# [REQUIREMENT]
Return exactly the span of lines that opens with the line containing "A javelin is" and closes with the last line of the data, inclusive.

(Collected data)
# # # # # # #

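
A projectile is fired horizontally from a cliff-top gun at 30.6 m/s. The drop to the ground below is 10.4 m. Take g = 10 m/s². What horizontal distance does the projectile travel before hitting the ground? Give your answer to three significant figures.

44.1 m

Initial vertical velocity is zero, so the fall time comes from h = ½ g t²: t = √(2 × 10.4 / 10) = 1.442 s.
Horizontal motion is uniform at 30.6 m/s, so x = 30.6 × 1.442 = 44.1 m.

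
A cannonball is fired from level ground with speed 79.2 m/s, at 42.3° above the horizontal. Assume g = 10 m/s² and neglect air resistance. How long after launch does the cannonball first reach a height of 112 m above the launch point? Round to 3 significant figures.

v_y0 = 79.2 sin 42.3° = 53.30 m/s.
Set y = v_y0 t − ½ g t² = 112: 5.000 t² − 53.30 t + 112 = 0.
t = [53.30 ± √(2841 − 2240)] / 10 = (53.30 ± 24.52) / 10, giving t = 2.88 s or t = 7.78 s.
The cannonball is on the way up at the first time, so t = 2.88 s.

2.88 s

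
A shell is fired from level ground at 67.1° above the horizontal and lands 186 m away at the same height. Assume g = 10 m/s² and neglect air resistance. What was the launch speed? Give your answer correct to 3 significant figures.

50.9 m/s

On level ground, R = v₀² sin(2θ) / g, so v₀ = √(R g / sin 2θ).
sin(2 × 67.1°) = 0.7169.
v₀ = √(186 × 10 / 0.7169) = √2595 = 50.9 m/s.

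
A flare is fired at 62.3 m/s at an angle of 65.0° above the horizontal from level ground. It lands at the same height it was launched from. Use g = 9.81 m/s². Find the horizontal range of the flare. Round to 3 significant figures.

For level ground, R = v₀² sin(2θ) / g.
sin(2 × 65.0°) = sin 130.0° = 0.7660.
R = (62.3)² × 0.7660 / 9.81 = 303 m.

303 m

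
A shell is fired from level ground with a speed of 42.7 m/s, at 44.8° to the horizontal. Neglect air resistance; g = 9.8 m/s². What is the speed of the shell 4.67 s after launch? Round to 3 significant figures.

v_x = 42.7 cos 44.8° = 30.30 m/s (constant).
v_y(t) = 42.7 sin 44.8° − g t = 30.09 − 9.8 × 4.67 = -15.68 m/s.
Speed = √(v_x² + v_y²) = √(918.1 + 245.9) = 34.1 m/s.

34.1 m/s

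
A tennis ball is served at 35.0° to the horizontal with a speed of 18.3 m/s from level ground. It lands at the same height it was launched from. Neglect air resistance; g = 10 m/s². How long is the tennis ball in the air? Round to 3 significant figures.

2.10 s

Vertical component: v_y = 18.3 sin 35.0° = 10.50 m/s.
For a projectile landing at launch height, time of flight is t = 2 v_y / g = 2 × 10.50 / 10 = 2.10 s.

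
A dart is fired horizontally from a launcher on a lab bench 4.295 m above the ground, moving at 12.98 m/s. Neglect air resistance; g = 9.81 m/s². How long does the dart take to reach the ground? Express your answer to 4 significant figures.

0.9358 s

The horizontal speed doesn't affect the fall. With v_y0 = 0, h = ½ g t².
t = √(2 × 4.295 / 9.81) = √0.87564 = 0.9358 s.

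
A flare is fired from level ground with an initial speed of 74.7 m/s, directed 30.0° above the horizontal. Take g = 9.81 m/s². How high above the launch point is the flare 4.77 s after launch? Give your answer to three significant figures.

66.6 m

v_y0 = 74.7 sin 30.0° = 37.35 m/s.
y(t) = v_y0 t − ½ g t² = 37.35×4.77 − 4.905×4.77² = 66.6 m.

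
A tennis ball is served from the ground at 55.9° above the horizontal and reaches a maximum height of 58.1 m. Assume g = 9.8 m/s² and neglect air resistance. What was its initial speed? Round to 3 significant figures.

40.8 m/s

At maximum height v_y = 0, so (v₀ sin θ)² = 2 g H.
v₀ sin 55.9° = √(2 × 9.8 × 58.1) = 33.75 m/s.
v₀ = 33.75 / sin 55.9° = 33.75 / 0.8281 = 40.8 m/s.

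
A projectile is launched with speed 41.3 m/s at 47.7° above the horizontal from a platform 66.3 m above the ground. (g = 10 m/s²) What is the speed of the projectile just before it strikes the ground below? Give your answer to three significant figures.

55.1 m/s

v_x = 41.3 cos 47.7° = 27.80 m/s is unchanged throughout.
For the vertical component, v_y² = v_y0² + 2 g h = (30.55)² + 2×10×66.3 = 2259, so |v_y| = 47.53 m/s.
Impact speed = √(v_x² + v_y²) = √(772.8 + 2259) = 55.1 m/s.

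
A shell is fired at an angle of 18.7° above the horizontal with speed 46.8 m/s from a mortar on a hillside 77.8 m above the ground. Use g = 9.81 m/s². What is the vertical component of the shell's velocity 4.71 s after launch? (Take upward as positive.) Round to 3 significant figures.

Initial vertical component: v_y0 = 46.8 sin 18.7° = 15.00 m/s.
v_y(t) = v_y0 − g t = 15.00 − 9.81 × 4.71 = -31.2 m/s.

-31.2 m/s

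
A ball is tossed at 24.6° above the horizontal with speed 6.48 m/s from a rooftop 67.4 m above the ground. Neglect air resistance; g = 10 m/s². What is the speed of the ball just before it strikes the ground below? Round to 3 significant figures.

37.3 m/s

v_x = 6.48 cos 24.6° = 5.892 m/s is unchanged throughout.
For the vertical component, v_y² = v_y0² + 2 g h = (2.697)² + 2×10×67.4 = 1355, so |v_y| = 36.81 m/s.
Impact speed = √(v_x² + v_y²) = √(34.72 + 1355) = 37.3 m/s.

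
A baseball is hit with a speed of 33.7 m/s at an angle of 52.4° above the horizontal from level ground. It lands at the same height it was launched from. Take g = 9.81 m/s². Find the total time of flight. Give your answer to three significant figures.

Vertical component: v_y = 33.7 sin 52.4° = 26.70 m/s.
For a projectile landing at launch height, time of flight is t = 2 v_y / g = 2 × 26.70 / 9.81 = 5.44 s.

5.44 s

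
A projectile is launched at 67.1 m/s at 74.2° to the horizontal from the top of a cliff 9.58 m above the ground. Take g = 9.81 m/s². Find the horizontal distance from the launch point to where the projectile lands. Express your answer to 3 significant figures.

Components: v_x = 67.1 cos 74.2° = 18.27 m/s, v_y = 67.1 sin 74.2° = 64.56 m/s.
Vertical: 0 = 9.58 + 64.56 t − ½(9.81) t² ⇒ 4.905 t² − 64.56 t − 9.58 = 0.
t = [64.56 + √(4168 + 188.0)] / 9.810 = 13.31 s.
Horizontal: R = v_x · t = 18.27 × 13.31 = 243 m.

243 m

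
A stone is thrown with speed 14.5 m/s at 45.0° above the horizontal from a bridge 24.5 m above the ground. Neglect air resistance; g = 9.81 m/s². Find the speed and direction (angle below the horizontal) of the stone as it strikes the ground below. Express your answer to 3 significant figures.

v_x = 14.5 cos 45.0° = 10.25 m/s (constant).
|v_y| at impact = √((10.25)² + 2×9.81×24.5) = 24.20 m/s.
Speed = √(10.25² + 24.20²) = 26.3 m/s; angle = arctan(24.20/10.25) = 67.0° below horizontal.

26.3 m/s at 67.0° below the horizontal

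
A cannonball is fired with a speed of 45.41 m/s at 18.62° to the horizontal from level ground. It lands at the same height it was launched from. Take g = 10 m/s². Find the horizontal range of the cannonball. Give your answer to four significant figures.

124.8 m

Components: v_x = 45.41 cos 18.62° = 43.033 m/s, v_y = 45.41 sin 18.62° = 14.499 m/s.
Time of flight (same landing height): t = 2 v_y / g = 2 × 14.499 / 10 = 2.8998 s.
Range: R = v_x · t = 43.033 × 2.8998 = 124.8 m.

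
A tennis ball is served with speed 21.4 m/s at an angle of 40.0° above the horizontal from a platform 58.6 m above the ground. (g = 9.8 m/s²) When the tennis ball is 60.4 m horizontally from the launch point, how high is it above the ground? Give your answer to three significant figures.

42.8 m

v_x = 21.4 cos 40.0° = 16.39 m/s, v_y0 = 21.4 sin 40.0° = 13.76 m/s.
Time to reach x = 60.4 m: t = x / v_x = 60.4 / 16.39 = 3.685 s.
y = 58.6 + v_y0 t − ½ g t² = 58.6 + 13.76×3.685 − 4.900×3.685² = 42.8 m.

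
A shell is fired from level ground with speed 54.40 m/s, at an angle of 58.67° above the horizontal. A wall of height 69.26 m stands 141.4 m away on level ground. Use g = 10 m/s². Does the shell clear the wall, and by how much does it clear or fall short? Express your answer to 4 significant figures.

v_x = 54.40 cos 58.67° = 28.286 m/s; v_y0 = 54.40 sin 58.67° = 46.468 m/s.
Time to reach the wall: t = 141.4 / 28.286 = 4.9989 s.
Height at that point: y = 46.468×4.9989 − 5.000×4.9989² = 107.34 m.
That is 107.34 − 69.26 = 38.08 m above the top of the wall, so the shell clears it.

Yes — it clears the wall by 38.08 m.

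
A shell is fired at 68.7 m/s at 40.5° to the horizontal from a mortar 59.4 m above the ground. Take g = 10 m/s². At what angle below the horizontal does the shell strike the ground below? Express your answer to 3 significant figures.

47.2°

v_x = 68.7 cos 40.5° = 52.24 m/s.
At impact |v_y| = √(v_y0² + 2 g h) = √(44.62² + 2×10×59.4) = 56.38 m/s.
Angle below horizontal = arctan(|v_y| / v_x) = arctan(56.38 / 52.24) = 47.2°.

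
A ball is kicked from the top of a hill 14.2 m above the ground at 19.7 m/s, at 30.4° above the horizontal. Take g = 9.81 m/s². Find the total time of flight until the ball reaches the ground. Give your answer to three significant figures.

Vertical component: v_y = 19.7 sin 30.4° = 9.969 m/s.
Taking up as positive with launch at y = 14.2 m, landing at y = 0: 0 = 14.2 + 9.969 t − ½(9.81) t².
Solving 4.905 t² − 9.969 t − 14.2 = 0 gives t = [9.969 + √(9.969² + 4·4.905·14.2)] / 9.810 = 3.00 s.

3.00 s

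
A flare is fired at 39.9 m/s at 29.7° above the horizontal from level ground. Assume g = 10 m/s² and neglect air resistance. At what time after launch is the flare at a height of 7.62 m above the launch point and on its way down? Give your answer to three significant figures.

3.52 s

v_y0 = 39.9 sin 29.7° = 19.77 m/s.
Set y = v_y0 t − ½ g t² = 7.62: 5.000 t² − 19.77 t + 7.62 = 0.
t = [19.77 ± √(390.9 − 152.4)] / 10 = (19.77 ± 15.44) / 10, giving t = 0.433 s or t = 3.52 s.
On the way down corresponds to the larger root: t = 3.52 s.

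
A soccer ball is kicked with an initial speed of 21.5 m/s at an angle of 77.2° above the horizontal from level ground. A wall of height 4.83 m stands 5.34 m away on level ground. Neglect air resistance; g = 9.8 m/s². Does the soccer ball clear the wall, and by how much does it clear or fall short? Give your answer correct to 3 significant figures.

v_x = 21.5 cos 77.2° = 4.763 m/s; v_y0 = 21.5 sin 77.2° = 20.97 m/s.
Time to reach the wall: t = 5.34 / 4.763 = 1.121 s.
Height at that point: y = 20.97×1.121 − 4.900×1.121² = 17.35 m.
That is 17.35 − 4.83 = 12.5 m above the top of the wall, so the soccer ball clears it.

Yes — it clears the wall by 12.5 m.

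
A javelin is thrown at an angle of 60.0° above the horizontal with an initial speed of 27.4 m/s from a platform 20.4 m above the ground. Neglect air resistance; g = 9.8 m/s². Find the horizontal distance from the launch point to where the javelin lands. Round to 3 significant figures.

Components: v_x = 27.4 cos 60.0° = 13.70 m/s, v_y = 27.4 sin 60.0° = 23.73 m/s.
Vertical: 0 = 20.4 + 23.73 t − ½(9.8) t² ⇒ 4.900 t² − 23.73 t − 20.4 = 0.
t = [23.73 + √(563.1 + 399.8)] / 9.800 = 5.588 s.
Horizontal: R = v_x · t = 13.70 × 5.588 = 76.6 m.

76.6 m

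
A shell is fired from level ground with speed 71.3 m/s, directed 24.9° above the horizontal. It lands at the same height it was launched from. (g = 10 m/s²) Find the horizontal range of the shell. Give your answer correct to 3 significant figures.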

# # # # # # #

# [RESULT BELOW]
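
A javelin is thrown at an angle of 60.0° above the horizontal with an initial speed of 27.4 m/s from a platform 20.4 m above the ground. Neglect air resistance; g = 9.8 m/s². Find the horizontal distance from the launch point to where the javelin lands. Round to 3 significant figures.

Components: v_x = 27.4 cos 60.0° = 13.70 m/s, v_y = 27.4 sin 60.0° = 23.73 m/s.
Vertical: 0 = 20.4 + 23.73 t − ½(9.8) t² ⇒ 4.900 t² − 23.73 t − 20.4 = 0.
t = [23.73 + √(563.1 + 399.8)] / 9.800 = 5.588 s.
Horizontal: R = v_x · t = 13.70 × 5.588 = 76.6 m.

76.6 m

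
A shell is fired from level ground with speed 71.3 m/s, directed 24.9° above the horizontal. It lands at the same height it was launched from. (g = 10 m/s²) Find the horizontal range of the shell. Give your answer correct to 3 significant figures.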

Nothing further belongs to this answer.